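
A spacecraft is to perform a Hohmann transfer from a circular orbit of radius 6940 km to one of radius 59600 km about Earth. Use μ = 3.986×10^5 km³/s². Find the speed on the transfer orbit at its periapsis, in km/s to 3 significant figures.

v = 10.1 km/s

Transfer-ellipse semi-major axis a_t = (r₁ + r₂)/2 = (6940 + 59600)/2 = 33270 km.
The periapsis of the transfer ellipse is at r = 6940 km.
Vis-viva: v = √[μ(2/r − 1/a_t)] = √[3.986×10^5 × (2/6940 − 1/33270)] = 10.14 km/s.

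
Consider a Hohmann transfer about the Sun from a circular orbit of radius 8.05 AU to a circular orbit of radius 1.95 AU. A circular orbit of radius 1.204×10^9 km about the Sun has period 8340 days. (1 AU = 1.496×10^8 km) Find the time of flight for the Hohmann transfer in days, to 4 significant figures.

t = 2042 days

From Kepler's third law T² = 4π²r³/μ at r = 1.204×10^9 km, T = 8340 days = 8340 × 86400 s = 7.20576×10^8 s: μ = 4π²r³/T² = 1.32703×10^11 km³/s².
In km: r₁ = 8.05 × 1.496×10^8 = 1.20428×10^9 km; r₂ = 1.95 × 1.496×10^8 = 2.9172×10^8 km.
Semi-major axis of the transfer orbit: a_t = (1.20428×10^9 + 2.9172×10^8)/2 = 7.480×10^8 km.
Half the transfer-orbit period gives t = π√(a_t³/μ) = 1.764×10^8 s.
Converting: 1.764×10^8 s ÷ 86400 s/day = 2042 days.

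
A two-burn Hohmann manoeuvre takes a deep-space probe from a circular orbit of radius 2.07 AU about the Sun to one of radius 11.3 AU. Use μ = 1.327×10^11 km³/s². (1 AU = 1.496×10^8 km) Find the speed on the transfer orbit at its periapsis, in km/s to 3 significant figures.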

════════

- Task item:
Copy the data exactly as it was presented.

- Exercise output:
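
A spacecraft is to perform a Hohmann transfer from a circular orbit of radius 6940 km to one of radius 59600 km about Earth. Use μ = 3.986×10^5 km³/s². Find the speed on the transfer orbit at its periapsis, in km/s to 3 significant figures.

v = 10.1 km/s

Transfer-ellipse semi-major axis a_t = (r₁ + r₂)/2 = (6940 + 59600)/2 = 33270 km.
The periapsis of the transfer ellipse is at r = 6940 km.
Vis-viva: v = √[μ(2/r − 1/a_t)] = √[3.986×10^5 × (2/6940 − 1/33270)] = 10.14 km/s.

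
Consider a Hohmann transfer about the Sun from a circular orbit of radius 8.05 AU to a circular orbit of radius 1.95 AU. A circular orbit of radius 1.204×10^9 km about the Sun has period 8340 days. (1 AU = 1.496×10^8 km) Find the time of flight for the Hohmann transfer in days, to 4 significant figures.

t = 2042 days

From Kepler's third law T² = 4π²r³/μ at r = 1.204×10^9 km, T = 8340 days = 8340 × 86400 s = 7.20576×10^8 s: μ = 4π²r³/T² = 1.32703×10^11 km³/s².
In km: r₁ = 8.05 × 1.496×10^8 = 1.20428×10^9 km; r₂ = 1.95 × 1.496×10^8 = 2.9172×10^8 km.
Semi-major axis of the transfer orbit: a_t = (1.20428×10^9 + 2.9172×10^8)/2 = 7.480×10^8 km.
Half the transfer-orbit period gives t = π√(a_t³/μ) = 1.764×10^8 s.
Converting: 1.764×10^8 s ÷ 86400 s/day = 2042 days.

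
A two-burn Hohmann manoeuvre takes a deep-space probe from a circular orbit of radius 2.07 AU about the Sun to one of radius 11.3 AU. Use μ = 1.327×10^11 km³/s². (1 AU = 1.496×10^8 km) Find the speed on the transfer orbit at its periapsis, in km/s to 3 significant figures.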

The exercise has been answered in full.